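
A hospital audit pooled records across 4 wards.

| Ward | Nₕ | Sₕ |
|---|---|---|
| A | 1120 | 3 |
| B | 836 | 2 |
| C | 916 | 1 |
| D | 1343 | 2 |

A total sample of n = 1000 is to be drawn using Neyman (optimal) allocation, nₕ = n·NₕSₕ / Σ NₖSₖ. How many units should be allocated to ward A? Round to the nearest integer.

389

Σ NₕSₕ = 1120·3 + 836·2 + 916·1 + 1343·2 = 8634.
Share for A: 3360/8634 = 0.38916.
n_A = 1000 × 0.38916 = 389.159... → 389.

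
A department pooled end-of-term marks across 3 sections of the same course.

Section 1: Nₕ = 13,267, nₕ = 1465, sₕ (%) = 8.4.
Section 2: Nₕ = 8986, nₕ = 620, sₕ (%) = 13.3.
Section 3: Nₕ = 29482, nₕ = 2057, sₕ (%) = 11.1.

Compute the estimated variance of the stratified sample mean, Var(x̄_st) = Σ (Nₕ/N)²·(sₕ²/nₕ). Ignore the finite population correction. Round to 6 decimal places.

0.031226

N = 51735. Term for each stratum: Wₕ²sₕ²/nₕ.
Var(x̄_st) = 0.003167361 + 0.008607470 + 0.019451659 = 0.031226489 → 0.031226.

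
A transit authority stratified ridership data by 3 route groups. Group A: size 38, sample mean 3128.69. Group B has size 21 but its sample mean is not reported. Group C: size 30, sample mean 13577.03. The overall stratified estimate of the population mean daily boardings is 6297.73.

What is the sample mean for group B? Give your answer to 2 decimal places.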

--------------------

EXERCISE DESCRIPTION> Recopy the whole listing exactly.

SOLUTION>
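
A hospital audit pooled records across 4 wards.

| Ward | Nₕ | Sₕ |
|---|---|---|
| A | 1120 | 3 |
| B | 836 | 2 |
| C | 916 | 1 |
| D | 1343 | 2 |

A total sample of n = 1000 is to be drawn using Neyman (optimal) allocation, nₕ = n·NₕSₕ / Σ NₖSₖ. How many units should be allocated to ward A? Round to the nearest integer.

389

Σ NₕSₕ = 1120·3 + 836·2 + 916·1 + 1343·2 = 8634.
Share for A: 3360/8634 = 0.38916.
n_A = 1000 × 0.38916 = 389.159... → 389.

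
A department pooled end-of-term marks across 3 sections of the same course.

Section 1: Nₕ = 13,267, nₕ = 1465, sₕ (%) = 8.4.
Section 2: Nₕ = 8986, nₕ = 620, sₕ (%) = 13.3.
Section 3: Nₕ = 29482, nₕ = 2057, sₕ (%) = 11.1.

Compute the estimated variance of the stratified sample mean, Var(x̄_st) = Σ (Nₕ/N)²·(sₕ²/nₕ). Ignore the finite population correction. Round to 6 decimal places.

0.031226

N = 51735. Term for each stratum: Wₕ²sₕ²/nₕ.
Var(x̄_st) = 0.003167361 + 0.008607470 + 0.019451659 = 0.031226489 → 0.031226.

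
A transit authority stratified ridership data by 3 route groups. Group A: size 38, sample mean 3128.69. Group B has size 21 but its sample mean is not reported. Group C: size 30, sample mean 13577.03. The overall stratified estimate of the population mean daily boardings is 6297.73.

What is the sample mean for group B? Give your answer to 2 decimal places.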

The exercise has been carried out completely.